## INFORMATION GIVEN
-*-

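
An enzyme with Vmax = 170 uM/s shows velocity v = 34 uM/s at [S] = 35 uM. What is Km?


Km = [S] * (Vmax - v) / v
Km = 35 * (170 - 34) / 34
Km = 140.0 uM

140.0 uM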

-*-

Each record must be output word for word.

## EXERCISE RESULT
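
An enzyme with Vmax = 170 uM/s shows velocity v = 34 uM/s at [S] = 35 uM. What is Km?


Km = [S] * (Vmax - v) / v
Km = 35 * (170 - 34) / 34
Km = 140.0 uM

140.0 uM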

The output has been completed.